WORK INSTRUCTION:
Take the data that sits below and write it out again exactly.
──────────
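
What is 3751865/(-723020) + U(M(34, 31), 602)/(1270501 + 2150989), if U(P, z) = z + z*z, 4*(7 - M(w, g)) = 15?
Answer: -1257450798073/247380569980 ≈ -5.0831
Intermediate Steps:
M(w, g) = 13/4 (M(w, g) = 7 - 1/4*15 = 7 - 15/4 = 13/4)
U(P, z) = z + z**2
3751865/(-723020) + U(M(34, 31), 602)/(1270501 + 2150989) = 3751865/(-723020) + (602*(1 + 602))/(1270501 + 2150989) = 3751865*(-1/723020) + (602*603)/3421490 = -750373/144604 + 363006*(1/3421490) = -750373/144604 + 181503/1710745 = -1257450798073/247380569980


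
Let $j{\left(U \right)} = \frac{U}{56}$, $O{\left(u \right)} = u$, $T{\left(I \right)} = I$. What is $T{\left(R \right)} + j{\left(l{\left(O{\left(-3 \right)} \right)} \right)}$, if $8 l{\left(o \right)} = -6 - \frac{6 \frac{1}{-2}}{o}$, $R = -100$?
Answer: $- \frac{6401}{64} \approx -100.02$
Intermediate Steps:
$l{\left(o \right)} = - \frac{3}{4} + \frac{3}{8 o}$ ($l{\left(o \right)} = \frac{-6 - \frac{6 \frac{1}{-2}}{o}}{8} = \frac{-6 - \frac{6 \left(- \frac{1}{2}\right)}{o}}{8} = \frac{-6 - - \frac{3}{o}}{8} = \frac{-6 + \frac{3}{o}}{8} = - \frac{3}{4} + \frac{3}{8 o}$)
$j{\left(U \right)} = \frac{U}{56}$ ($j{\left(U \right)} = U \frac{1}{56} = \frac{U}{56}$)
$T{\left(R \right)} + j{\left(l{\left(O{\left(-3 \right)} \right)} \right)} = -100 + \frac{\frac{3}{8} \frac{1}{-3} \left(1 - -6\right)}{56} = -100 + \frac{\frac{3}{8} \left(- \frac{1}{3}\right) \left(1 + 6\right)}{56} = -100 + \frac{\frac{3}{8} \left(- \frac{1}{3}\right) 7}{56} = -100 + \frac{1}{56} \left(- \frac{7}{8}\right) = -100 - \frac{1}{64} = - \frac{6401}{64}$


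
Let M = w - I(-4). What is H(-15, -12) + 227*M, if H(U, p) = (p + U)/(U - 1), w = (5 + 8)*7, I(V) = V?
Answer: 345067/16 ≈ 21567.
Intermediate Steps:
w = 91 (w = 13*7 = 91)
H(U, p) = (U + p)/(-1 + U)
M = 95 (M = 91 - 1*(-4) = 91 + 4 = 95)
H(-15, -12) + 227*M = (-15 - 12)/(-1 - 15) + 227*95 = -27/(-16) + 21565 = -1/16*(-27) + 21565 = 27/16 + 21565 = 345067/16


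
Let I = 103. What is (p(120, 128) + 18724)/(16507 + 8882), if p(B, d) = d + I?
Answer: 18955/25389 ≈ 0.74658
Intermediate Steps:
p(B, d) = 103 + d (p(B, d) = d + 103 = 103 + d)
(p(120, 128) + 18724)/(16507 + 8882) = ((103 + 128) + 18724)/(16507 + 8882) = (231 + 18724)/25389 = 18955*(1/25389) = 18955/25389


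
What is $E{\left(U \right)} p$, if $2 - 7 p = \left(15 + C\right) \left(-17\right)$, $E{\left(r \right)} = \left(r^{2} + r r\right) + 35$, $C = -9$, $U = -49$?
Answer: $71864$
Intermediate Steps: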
──────────
EXERCISE OUTPUT:
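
What is 3751865/(-723020) + U(M(34, 31), 602)/(1270501 + 2150989), if U(P, z) = z + z*z, 4*(7 - M(w, g)) = 15?
Answer: -1257450798073/247380569980 ≈ -5.0831
Intermediate Steps:
M(w, g) = 13/4 (M(w, g) = 7 - 1/4*15 = 7 - 15/4 = 13/4)
U(P, z) = z + z**2
3751865/(-723020) + U(M(34, 31), 602)/(1270501 + 2150989) = 3751865/(-723020) + (602*(1 + 602))/(1270501 + 2150989) = 3751865*(-1/723020) + (602*603)/3421490 = -750373/144604 + 363006*(1/3421490) = -750373/144604 + 181503/1710745 = -1257450798073/247380569980


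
Let $j{\left(U \right)} = \frac{U}{56}$, $O{\left(u \right)} = u$, $T{\left(I \right)} = I$. What is $T{\left(R \right)} + j{\left(l{\left(O{\left(-3 \right)} \right)} \right)}$, if $8 l{\left(o \right)} = -6 - \frac{6 \frac{1}{-2}}{o}$, $R = -100$?
Answer: $- \frac{6401}{64} \approx -100.02$
Intermediate Steps:
$l{\left(o \right)} = - \frac{3}{4} + \frac{3}{8 o}$ ($l{\left(o \right)} = \frac{-6 - \frac{6 \frac{1}{-2}}{o}}{8} = \frac{-6 - \frac{6 \left(- \frac{1}{2}\right)}{o}}{8} = \frac{-6 - - \frac{3}{o}}{8} = \frac{-6 + \frac{3}{o}}{8} = - \frac{3}{4} + \frac{3}{8 o}$)
$j{\left(U \right)} = \frac{U}{56}$ ($j{\left(U \right)} = U \frac{1}{56} = \frac{U}{56}$)
$T{\left(R \right)} + j{\left(l{\left(O{\left(-3 \right)} \right)} \right)} = -100 + \frac{\frac{3}{8} \frac{1}{-3} \left(1 - -6\right)}{56} = -100 + \frac{\frac{3}{8} \left(- \frac{1}{3}\right) \left(1 + 6\right)}{56} = -100 + \frac{\frac{3}{8} \left(- \frac{1}{3}\right) 7}{56} = -100 + \frac{1}{56} \left(- \frac{7}{8}\right) = -100 - \frac{1}{64} = - \frac{6401}{64}$


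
Let M = w - I(-4). What is H(-15, -12) + 227*M, if H(U, p) = (p + U)/(U - 1), w = (5 + 8)*7, I(V) = V?
Answer: 345067/16 ≈ 21567.
Intermediate Steps:
w = 91 (w = 13*7 = 91)
H(U, p) = (U + p)/(-1 + U)
M = 95 (M = 91 - 1*(-4) = 91 + 4 = 95)
H(-15, -12) + 227*M = (-15 - 12)/(-1 - 15) + 227*95 = -27/(-16) + 21565 = -1/16*(-27) + 21565 = 27/16 + 21565 = 345067/16


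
Let I = 103. What is (p(120, 128) + 18724)/(16507 + 8882), if p(B, d) = d + I?
Answer: 18955/25389 ≈ 0.74658
Intermediate Steps:
p(B, d) = 103 + d (p(B, d) = d + 103 = 103 + d)
(p(120, 128) + 18724)/(16507 + 8882) = ((103 + 128) + 18724)/(16507 + 8882) = (231 + 18724)/25389 = 18955*(1/25389) = 18955/25389


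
What is $E{\left(U \right)} p$, if $2 - 7 p = \left(15 + C\right) \left(-17\right)$, $E{\left(r \right)} = \left(r^{2} + r r\right) + 35$, $C = -9$, $U = -49$?
Answer: $71864$
Intermediate Steps: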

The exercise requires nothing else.